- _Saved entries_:
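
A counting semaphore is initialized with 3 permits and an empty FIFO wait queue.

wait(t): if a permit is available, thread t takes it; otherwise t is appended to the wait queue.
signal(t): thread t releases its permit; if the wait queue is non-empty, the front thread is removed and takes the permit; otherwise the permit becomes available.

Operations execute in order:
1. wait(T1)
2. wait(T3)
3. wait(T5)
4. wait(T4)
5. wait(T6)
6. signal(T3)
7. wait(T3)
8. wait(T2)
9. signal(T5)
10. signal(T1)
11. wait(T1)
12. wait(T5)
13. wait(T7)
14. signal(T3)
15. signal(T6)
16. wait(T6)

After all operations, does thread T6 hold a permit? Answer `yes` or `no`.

Answer: no

Derivation:
Step 1: wait(T1) -> count=2 queue=[] holders={T1}
Step 2: wait(T3) -> count=1 queue=[] holders={T1,T3}
Step 3: wait(T5) -> count=0 queue=[] holders={T1,T3,T5}
Step 4: wait(T4) -> count=0 queue=[T4] holders={T1,T3,T5}
Step 5: wait(T6) -> count=0 queue=[T4,T6] holders={T1,T3,T5}
Step 6: signal(T3) -> count=0 queue=[T6] holders={T1,T4,T5}
Step 7: wait(T3) -> count=0 queue=[T6,T3] holders={T1,T4,T5}
Step 8: wait(T2) -> count=0 queue=[T6,T3,T2] holders={T1,T4,T5}
Step 9: signal(T5) -> count=0 queue=[T3,T2] holders={T1,T4,T6}
Step 10: signal(T1) -> count=0 queue=[T2] holders={T3,T4,T6}
Step 11: wait(T1) -> count=0 queue=[T2,T1] holders={T3,T4,T6}
Step 12: wait(T5) -> count=0 queue=[T2,T1,T5] holders={T3,T4,T6}
Step 13: wait(T7) -> count=0 queue=[T2,T1,T5,T7] holders={T3,T4,T6}
Step 14: signal(T3) -> count=0 queue=[T1,T5,T7] holders={T2,T4,T6}
Step 15: signal(T6) -> count=0 queue=[T5,T7] holders={T1,T2,T4}
Step 16: wait(T6) -> count=0 queue=[T5,T7,T6] holders={T1,T2,T4}
Final holders: {T1,T2,T4} -> T6 not in holders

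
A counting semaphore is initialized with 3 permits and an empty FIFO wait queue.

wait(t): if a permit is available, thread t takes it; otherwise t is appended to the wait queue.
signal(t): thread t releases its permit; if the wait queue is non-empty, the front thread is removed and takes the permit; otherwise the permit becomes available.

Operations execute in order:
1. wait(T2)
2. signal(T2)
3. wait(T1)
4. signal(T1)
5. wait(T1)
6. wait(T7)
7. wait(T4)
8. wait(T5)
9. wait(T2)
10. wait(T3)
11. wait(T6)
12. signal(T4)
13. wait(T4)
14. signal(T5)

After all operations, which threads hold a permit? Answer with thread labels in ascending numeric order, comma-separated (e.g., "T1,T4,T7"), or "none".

Answer: T1,T2,T7

Derivation:
Step 1: wait(T2) -> count=2 queue=[] holders={T2}
Step 2: signal(T2) -> count=3 queue=[] holders={none}
Step 3: wait(T1) -> count=2 queue=[] holders={T1}
Step 4: signal(T1) -> count=3 queue=[] holders={none}
Step 5: wait(T1) -> count=2 queue=[] holders={T1}
Step 6: wait(T7) -> count=1 queue=[] holders={T1,T7}
Step 7: wait(T4) -> count=0 queue=[] holders={T1,T4,T7}
Step 8: wait(T5) -> count=0 queue=[T5] holders={T1,T4,T7}
Step 9: wait(T2) -> count=0 queue=[T5,T2] holders={T1,T4,T7}
Step 10: wait(T3) -> count=0 queue=[T5,T2,T3] holders={T1,T4,T7}
Step 11: wait(T6) -> count=0 queue=[T5,T2,T3,T6] holders={T1,T4,T7}
Step 12: signal(T4) -> count=0 queue=[T2,T3,T6] holders={T1,T5,T7}
Step 13: wait(T4) -> count=0 queue=[T2,T3,T6,T4] holders={T1,T5,T7}
Step 14: signal(T5) -> count=0 queue=[T3,T6,T4] holders={T1,T2,T7}
Final holders: T1,T2,T7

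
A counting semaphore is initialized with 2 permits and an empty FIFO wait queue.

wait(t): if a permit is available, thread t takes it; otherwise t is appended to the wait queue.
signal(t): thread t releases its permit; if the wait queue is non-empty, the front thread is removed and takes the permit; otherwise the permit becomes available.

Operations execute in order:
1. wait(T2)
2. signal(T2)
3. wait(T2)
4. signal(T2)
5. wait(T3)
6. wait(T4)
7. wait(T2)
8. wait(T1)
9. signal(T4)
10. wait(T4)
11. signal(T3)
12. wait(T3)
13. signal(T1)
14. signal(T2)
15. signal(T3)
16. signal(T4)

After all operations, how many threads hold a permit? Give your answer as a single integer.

Answer: 0

Derivation:
Step 1: wait(T2) -> count=1 queue=[] holders={T2}
Step 2: signal(T2) -> count=2 queue=[] holders={none}
Step 3: wait(T2) -> count=1 queue=[] holders={T2}
Step 4: signal(T2) -> count=2 queue=[] holders={none}
Step 5: wait(T3) -> count=1 queue=[] holders={T3}
Step 6: wait(T4) -> count=0 queue=[] holders={T3,T4}
Step 7: wait(T2) -> count=0 queue=[T2] holders={T3,T4}
Step 8: wait(T1) -> count=0 queue=[T2,T1] holders={T3,T4}
Step 9: signal(T4) -> count=0 queue=[T1] holders={T2,T3}
Step 10: wait(T4) -> count=0 queue=[T1,T4] holders={T2,T3}
Step 11: signal(T3) -> count=0 queue=[T4] holders={T1,T2}
Step 12: wait(T3) -> count=0 queue=[T4,T3] holders={T1,T2}
Step 13: signal(T1) -> count=0 queue=[T3] holders={T2,T4}
Step 14: signal(T2) -> count=0 queue=[] holders={T3,T4}
Step 15: signal(T3) -> count=1 queue=[] holders={T4}
Step 16: signal(T4) -> count=2 queue=[] holders={none}
Final holders: {none} -> 0 thread(s)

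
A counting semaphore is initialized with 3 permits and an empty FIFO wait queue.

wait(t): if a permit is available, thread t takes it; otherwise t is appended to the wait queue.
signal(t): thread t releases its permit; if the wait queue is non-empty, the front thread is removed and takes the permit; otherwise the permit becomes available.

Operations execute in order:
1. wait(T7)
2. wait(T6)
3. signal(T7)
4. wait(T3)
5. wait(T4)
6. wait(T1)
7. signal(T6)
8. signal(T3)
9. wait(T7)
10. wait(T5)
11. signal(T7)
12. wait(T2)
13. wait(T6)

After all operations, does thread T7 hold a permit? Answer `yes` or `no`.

Step 1: wait(T7) -> count=2 queue=[] holders={T7}
Step 2: wait(T6) -> count=1 queue=[] holders={T6,T7}
Step 3: signal(T7) -> count=2 queue=[] holders={T6}
Step 4: wait(T3) -> count=1 queue=[] holders={T3,T6}
Step 5: wait(T4) -> count=0 queue=[] holders={T3,T4,T6}
Step 6: wait(T1) -> count=0 queue=[T1] holders={T3,T4,T6}
Step 7: signal(T6) -> count=0 queue=[] holders={T1,T3,T4}
Step 8: signal(T3) -> count=1 queue=[] holders={T1,T4}
Step 9: wait(T7) -> count=0 queue=[] holders={T1,T4,T7}
Step 10: wait(T5) -> count=0 queue=[T5] holders={T1,T4,T7}
Step 11: signal(T7) -> count=0 queue=[] holders={T1,T4,T5}
Step 12: wait(T2) -> count=0 queue=[T2] holders={T1,T4,T5}
Step 13: wait(T6) -> count=0 queue=[T2,T6] holders={T1,T4,T5}
Final holders: {T1,T4,T5} -> T7 not in holders

Answer: no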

- _Goal of the exercise_: Look above for the line with "10. wait(T4)" and the line with "16. signal(T4)". Retype those two lines and every line between them exactly, adding nothing.

- _Exercise solution_:
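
10. wait(T4)
11. signal(T3)
12. wait(T3)
13. signal(T1)
14. signal(T2)
15. signal(T3)
16. signal(T4)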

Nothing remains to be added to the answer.